Saved data entries

::::::::::

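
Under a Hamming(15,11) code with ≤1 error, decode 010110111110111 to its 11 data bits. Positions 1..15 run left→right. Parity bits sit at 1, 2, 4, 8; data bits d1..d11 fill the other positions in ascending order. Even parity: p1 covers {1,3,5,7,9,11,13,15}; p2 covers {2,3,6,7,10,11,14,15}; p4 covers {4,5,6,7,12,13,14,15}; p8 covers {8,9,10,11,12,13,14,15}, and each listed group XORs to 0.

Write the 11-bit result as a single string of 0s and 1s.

01011110111

s1 (pos 1,3,5,7,9,11,13,15): 0⊕0⊕1⊕1⊕1⊕1⊕1⊕1 = 0
s2 (pos 2,3,6,7,10,11,14,15): 1⊕0⊕0⊕1⊕1⊕1⊕1⊕1 = 0
s4 (pos 4,5,6,7,12,13,14,15): 1⊕1⊕0⊕1⊕0⊕1⊕1⊕1 = 0
s8 (pos 8,9,10,11,12,13,14,15): 1⊕1⊕1⊕1⊕0⊕1⊕1⊕1 = 1
Syndrome s8…s1 = 1000 → error at position 8.
Flip position 8: 010110111110111 → 010110101110111
Read data bits from positions 3,5,6,7,9,10,11,12,13,14,15: 01011110111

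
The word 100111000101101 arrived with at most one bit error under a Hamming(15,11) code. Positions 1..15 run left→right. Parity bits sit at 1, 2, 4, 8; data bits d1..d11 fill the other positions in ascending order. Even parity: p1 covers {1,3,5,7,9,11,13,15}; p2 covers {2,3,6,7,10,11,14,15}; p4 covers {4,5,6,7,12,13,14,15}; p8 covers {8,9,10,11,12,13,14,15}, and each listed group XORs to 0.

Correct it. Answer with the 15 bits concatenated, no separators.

110111000101101

s1 (pos 1,3,5,7,9,11,13,15): 1⊕0⊕1⊕0⊕0⊕0⊕1⊕1 = 0
s2 (pos 2,3,6,7,10,11,14,15): 0⊕0⊕1⊕0⊕1⊕0⊕0⊕1 = 1
s4 (pos 4,5,6,7,12,13,14,15): 1⊕1⊕1⊕0⊕1⊕1⊕0⊕1 = 0
s8 (pos 8,9,10,11,12,13,14,15): 0⊕0⊕1⊕0⊕1⊕1⊕0⊕1 = 0
Syndrome s8…s1 = 0010 → error at position 2.
Flip position 2: 100111000101101 → 110111000101101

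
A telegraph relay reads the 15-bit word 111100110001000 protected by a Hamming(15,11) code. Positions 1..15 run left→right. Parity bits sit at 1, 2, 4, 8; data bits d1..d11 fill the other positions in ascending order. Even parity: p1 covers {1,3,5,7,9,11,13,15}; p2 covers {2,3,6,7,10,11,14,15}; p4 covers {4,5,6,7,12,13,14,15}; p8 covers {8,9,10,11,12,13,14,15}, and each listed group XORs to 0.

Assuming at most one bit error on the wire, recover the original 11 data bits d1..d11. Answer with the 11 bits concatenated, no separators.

10000001000

s1 (pos 1,3,5,7,9,11,13,15): 1⊕1⊕0⊕1⊕0⊕0⊕0⊕0 = 1
s2 (pos 2,3,6,7,10,11,14,15): 1⊕1⊕0⊕1⊕0⊕0⊕0⊕0 = 1
s4 (pos 4,5,6,7,12,13,14,15): 1⊕0⊕0⊕1⊕1⊕0⊕0⊕0 = 1
s8 (pos 8,9,10,11,12,13,14,15): 1⊕0⊕0⊕0⊕1⊕0⊕0⊕0 = 0
Syndrome s8…s1 = 0111 → error at position 7.
Flip position 7: 111100110001000 → 111100010001000
Read data bits from positions 3,5,6,7,9,10,11,12,13,14,15: 10000001000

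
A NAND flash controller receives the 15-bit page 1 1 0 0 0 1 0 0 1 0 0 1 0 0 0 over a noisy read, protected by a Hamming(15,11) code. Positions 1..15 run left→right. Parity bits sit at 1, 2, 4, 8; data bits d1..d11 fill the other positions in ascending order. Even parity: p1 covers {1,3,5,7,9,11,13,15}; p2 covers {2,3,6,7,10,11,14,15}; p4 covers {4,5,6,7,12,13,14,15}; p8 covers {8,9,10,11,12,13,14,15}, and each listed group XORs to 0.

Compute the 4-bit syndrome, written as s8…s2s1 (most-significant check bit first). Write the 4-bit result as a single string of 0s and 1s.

s1 (pos 1,3,5,7,9,11,13,15): 1⊕0⊕0⊕0⊕1⊕0⊕0⊕0 = 0
s2 (pos 2,3,6,7,10,11,14,15): 1⊕0⊕1⊕0⊕0⊕0⊕0⊕0 = 0
s4 (pos 4,5,6,7,12,13,14,15): 0⊕0⊕1⊕0⊕1⊕0⊕0⊕0 = 0
s8 (pos 8,9,10,11,12,13,14,15): 0⊕1⊕0⊕0⊕1⊕0⊕0⊕0 = 0
Syndrome s8…s1 = 0000 → no error.

0000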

::::::::::

### Work to be completed
In the records above, return precisely the line containing "Compute the 4-bit" and each line that comes after it, up to the final one.

### Result of this exercise
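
Compute the 4-bit syndrome, written as s8…s2s1 (most-significant check bit first). Write the 4-bit result as a single string of 0s and 1s.

s1 (pos 1,3,5,7,9,11,13,15): 1⊕0⊕0⊕0⊕1⊕0⊕0⊕0 = 0
s2 (pos 2,3,6,7,10,11,14,15): 1⊕0⊕1⊕0⊕0⊕0⊕0⊕0 = 0
s4 (pos 4,5,6,7,12,13,14,15): 0⊕0⊕1⊕0⊕1⊕0⊕0⊕0 = 0
s8 (pos 8,9,10,11,12,13,14,15): 0⊕1⊕0⊕0⊕1⊕0⊕0⊕0 = 0
Syndrome s8…s1 = 0000 → no error.

0000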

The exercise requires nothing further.